__DESCRIPTION OF THE TASK__.
Word for word, set down the entries that follow.

__SOURCE RECORDS__.
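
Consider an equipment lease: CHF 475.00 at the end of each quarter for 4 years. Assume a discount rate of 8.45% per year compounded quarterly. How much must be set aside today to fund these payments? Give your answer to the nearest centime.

CHF 6,392.31

This is an ordinary annuity: 16 payments of CHF 475.00 at the end of each quarter.
Periodic rate r = 0.0845/4 per quarter; n is counted in quarters.
PV = PMT × [(1 − (1+r)^−n)/r] = 475 × [1 − (1+r)^−16] / r = CHF 6,392.31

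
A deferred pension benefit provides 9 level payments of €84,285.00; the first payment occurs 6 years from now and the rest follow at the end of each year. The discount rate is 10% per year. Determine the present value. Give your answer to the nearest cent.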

__REPLY TO THE EXERCISE__.
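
Consider an equipment lease: CHF 475.00 at the end of each quarter for 4 years. Assume a discount rate of 8.45% per year compounded quarterly. How much must be set aside today to fund these payments? Give your answer to the nearest centime.

CHF 6,392.31

This is an ordinary annuity: 16 payments of CHF 475.00 at the end of each quarter.
Periodic rate r = 0.0845/4 per quarter; n is counted in quarters.
PV = PMT × [(1 − (1+r)^−n)/r] = 475 × [1 − (1+r)^−16] / r = CHF 6,392.31

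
A deferred pension benefit provides 9 level payments of €84,285.00; the first payment occurs 6 years from now and the rest follow at the end of each year. The discount rate is 10% per year. Determine the present value. Give your answer to the nearest cent.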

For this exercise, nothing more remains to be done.